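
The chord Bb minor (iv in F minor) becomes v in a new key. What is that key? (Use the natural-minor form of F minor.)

The numeral v denotes a minor triad on scale degree 5. With Bb on degree 5, the tonic of the new key is Eb.
Degree 5 carries a minor triad in natural-minor keys, so the destination is Eb minor.
Check: the diatonic triads of Eb minor (natural minor) are Ebm (i), Fdim (ii°), Gb (III), Abm (iv), Bbm (v), Cb (VI), Db (VII) — Bb minor is indeed v.

Eb minor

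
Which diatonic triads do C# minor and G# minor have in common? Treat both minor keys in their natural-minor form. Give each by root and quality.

Triads in C# minor (natural minor): C# minor (i), D# diminished (ii°), E major (III), F# minor (iv), G# minor (v), A major (VI), B major (VII).
Triads in G# minor (natural minor): G# minor (i), A# diminished (ii°), B major (III), C# minor (iv), D# minor (v), E major (VI), F# major (VII).
Shared triads with their functions: C# minor (i in C# minor, iv in G# minor); E major (III in C# minor, VI in G# minor); G# minor (v in C# minor, i in G# minor); B major (VII in C# minor, III in G# minor).

C#m, E, G#m, B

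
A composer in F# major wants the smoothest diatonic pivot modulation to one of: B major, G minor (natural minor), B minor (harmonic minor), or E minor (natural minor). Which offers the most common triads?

Triads of F# major: F# major (I), G# minor (ii), A# minor (iii), B major (IV), C# major (V), D# minor (vi), E# diminished (vii°).
B major shares 4: F#, G#m, B, D#m.
G minor (natural minor) shares 0: none.
B minor (harmonic minor) shares 1: F#.
E minor (natural minor) shares 0: none.
The most common triads (4) are shared with B major.

B major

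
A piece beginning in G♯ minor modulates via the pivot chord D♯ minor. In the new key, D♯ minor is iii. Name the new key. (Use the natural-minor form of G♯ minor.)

The numeral iii denotes a minor triad on scale degree 3. With D♯ on degree 3, the tonic of the new key is B.
Degree 3 carries a minor triad in major keys, so the destination is B major.
Check: the diatonic triads of B major are B (I), C♯m (ii), D♯m (iii), E (IV), F♯ (V), G♯m (vi), A♯dim (vii°) — D♯ minor is indeed iii.

B major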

[WHAT TO DO]:
Retype the records in full, keeping every word as it is.

[REPLY TO THE TASK]:
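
The chord Bb minor (iv in F minor) becomes v in a new key. What is that key? (Use the natural-minor form of F minor.)

The numeral v denotes a minor triad on scale degree 5. With Bb on degree 5, the tonic of the new key is Eb.
Degree 5 carries a minor triad in natural-minor keys, so the destination is Eb minor.
Check: the diatonic triads of Eb minor (natural minor) are Ebm (i), Fdim (ii°), Gb (III), Abm (iv), Bbm (v), Cb (VI), Db (VII) — Bb minor is indeed v.

Eb minor

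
Which diatonic triads do C# minor and G# minor have in common? Treat both minor keys in their natural-minor form. Give each by root and quality.

Triads in C# minor (natural minor): C# minor (i), D# diminished (ii°), E major (III), F# minor (iv), G# minor (v), A major (VI), B major (VII).
Triads in G# minor (natural minor): G# minor (i), A# diminished (ii°), B major (III), C# minor (iv), D# minor (v), E major (VI), F# major (VII).
Shared triads with their functions: C# minor (i in C# minor, iv in G# minor); E major (III in C# minor, VI in G# minor); G# minor (v in C# minor, i in G# minor); B major (VII in C# minor, III in G# minor).

C#m, E, G#m, B

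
A composer in F# major wants the smoothest diatonic pivot modulation to one of: B major, G minor (natural minor), B minor (harmonic minor), or E minor (natural minor). Which offers the most common triads?

Triads of F# major: F# major (I), G# minor (ii), A# minor (iii), B major (IV), C# major (V), D# minor (vi), E# diminished (vii°).
B major shares 4: F#, G#m, B, D#m.
G minor (natural minor) shares 0: none.
B minor (harmonic minor) shares 1: F#.
E minor (natural minor) shares 0: none.
The most common triads (4) are shared with B major.

B major

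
A piece beginning in G♯ minor modulates via the pivot chord D♯ minor. In the new key, D♯ minor is iii. Name the new key. (Use the natural-minor form of G♯ minor.)

The numeral iii denotes a minor triad on scale degree 3. With D♯ on degree 3, the tonic of the new key is B.
Degree 3 carries a minor triad in major keys, so the destination is B major.
Check: the diatonic triads of B major are B (I), C♯m (ii), D♯m (iii), E (IV), F♯ (V), G♯m (vi), A♯dim (vii°) — D♯ minor is indeed iii.

B major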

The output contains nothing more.